*GOAL OF THE EXERCISE:* The required answer is each line in the entries below where "Consider" occurs.

═══ SOURCE DATA ═══

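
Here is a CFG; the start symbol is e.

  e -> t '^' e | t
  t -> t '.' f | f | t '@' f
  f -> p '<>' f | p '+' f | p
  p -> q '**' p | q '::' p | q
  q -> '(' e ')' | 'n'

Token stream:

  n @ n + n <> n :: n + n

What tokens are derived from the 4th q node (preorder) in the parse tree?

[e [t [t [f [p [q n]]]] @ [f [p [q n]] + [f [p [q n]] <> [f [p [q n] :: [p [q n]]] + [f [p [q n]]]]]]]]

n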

═══
═══ SOURCE DATA ═══

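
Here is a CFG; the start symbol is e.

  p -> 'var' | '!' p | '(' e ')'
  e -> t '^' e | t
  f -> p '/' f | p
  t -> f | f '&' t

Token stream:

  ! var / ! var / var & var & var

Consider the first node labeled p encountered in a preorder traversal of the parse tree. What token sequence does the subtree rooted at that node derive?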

═══
═══ SOURCE DATA ═══

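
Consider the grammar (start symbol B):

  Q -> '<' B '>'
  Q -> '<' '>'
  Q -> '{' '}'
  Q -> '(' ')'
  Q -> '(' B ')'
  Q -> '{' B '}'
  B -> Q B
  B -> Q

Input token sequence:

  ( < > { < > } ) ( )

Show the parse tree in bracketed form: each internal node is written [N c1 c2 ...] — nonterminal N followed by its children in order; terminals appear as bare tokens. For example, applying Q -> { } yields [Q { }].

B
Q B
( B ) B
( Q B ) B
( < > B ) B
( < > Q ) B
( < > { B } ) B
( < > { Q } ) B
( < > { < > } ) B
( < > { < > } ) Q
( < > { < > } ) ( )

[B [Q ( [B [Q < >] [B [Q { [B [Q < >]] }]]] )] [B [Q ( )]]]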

═══

*EXERCISE RESULT:*
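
Consider the first node labeled p encountered in a preorder traversal of the parse tree. What token sequence does the subtree rooted at that node derive?
Consider the grammar (start symbol B):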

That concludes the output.